## Work required
The output should be limited to the line holding "tvec = (0.0578, -0.0134, 0.8459)" and the lines after it through the end of the entries, each restated exactly.

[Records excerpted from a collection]
━━━
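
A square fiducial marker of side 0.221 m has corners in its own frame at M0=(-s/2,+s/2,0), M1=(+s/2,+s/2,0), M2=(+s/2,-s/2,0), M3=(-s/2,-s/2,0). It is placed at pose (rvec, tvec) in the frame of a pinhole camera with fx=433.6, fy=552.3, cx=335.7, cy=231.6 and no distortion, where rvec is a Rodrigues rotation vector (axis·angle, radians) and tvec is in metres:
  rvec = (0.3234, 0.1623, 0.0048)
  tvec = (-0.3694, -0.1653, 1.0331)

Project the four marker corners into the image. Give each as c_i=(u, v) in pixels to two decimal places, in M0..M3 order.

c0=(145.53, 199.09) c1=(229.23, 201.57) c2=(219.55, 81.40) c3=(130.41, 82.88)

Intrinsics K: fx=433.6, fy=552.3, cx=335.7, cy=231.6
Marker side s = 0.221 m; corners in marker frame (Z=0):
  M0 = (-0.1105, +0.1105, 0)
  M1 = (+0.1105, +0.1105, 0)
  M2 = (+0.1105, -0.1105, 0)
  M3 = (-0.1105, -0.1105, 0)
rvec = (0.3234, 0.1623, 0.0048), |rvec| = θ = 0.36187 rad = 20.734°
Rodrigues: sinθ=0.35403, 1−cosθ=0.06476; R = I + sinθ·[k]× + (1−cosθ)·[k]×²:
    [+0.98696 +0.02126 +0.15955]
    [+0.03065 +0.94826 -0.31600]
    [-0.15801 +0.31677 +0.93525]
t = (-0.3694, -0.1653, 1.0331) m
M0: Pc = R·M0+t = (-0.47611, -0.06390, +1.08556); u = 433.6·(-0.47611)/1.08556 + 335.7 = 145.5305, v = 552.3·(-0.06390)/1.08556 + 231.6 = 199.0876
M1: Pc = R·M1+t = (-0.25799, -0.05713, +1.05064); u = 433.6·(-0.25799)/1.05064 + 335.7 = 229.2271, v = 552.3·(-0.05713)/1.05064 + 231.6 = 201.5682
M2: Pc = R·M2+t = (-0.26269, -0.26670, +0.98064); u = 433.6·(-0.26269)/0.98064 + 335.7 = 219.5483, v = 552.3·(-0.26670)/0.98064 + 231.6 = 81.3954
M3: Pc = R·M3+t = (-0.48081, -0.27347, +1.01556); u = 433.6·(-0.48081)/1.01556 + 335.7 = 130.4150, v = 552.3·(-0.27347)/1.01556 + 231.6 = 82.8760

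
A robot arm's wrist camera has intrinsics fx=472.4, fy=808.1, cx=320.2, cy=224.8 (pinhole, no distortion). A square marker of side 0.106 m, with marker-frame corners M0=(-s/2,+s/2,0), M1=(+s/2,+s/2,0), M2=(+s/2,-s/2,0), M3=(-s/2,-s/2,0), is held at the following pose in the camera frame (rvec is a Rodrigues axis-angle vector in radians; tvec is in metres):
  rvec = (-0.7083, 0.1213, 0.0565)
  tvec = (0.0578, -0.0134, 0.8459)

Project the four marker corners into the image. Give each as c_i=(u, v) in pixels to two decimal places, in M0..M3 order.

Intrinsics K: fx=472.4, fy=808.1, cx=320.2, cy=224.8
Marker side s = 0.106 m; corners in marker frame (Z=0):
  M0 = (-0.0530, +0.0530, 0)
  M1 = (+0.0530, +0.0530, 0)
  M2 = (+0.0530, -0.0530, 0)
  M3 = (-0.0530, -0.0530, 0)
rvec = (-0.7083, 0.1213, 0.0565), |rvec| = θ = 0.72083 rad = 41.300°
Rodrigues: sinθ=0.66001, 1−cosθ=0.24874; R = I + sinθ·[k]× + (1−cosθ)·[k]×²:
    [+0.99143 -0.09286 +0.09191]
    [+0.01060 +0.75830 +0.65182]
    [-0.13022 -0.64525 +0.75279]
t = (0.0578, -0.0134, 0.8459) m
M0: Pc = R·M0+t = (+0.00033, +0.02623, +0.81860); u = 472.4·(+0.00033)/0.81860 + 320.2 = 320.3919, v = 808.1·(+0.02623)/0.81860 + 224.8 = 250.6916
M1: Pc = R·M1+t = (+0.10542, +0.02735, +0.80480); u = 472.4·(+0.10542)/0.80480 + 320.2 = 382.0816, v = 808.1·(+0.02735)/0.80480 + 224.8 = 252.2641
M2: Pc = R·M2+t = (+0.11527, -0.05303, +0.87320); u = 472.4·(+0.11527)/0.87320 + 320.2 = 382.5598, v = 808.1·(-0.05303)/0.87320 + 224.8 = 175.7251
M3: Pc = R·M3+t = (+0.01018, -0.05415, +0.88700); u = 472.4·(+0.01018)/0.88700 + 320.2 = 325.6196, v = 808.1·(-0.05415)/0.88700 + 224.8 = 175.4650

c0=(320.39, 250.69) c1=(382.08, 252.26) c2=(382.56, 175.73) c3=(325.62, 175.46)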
━━━
## Output for this exercise
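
  tvec = (0.0578, -0.0134, 0.8459)

Project the four marker corners into the image. Give each as c_i=(u, v) in pixels to two decimal places, in M0..M3 order.

Intrinsics K: fx=472.4, fy=808.1, cx=320.2, cy=224.8
Marker side s = 0.106 m; corners in marker frame (Z=0):
  M0 = (-0.0530, +0.0530, 0)
  M1 = (+0.0530, +0.0530, 0)
  M2 = (+0.0530, -0.0530, 0)
  M3 = (-0.0530, -0.0530, 0)
rvec = (-0.7083, 0.1213, 0.0565), |rvec| = θ = 0.72083 rad = 41.300°
Rodrigues: sinθ=0.66001, 1−cosθ=0.24874; R = I + sinθ·[k]× + (1−cosθ)·[k]×²:
    [+0.99143 -0.09286 +0.09191]
    [+0.01060 +0.75830 +0.65182]
    [-0.13022 -0.64525 +0.75279]
t = (0.0578, -0.0134, 0.8459) m
M0: Pc = R·M0+t = (+0.00033, +0.02623, +0.81860); u = 472.4·(+0.00033)/0.81860 + 320.2 = 320.3919, v = 808.1·(+0.02623)/0.81860 + 224.8 = 250.6916
M1: Pc = R·M1+t = (+0.10542, +0.02735, +0.80480); u = 472.4·(+0.10542)/0.80480 + 320.2 = 382.0816, v = 808.1·(+0.02735)/0.80480 + 224.8 = 252.2641
M2: Pc = R·M2+t = (+0.11527, -0.05303, +0.87320); u = 472.4·(+0.11527)/0.87320 + 320.2 = 382.5598, v = 808.1·(-0.05303)/0.87320 + 224.8 = 175.7251
M3: Pc = R·M3+t = (+0.01018, -0.05415, +0.88700); u = 472.4·(+0.01018)/0.88700 + 320.2 = 325.6196, v = 808.1·(-0.05415)/0.88700 + 224.8 = 175.4650

c0=(320.39, 250.69) c1=(382.08, 252.26) c2=(382.56, 175.73) c3=(325.62, 175.46)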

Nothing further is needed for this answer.